Task directions —
Read the entries below and pull out each line with the string "array".

(Recorded data)
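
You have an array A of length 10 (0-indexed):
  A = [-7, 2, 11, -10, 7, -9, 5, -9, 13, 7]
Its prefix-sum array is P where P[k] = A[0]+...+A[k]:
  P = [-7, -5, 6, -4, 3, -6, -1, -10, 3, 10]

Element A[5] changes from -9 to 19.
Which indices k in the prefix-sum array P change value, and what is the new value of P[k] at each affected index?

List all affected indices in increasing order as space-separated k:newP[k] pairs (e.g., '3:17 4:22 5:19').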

Exercise answer —
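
You have an array A of length 10 (0-indexed):
Its prefix-sum array is P where P[k] = A[0]+...+A[k]:
Which indices k in the prefix-sum array P change value, and what is the new value of P[k] at each affected index?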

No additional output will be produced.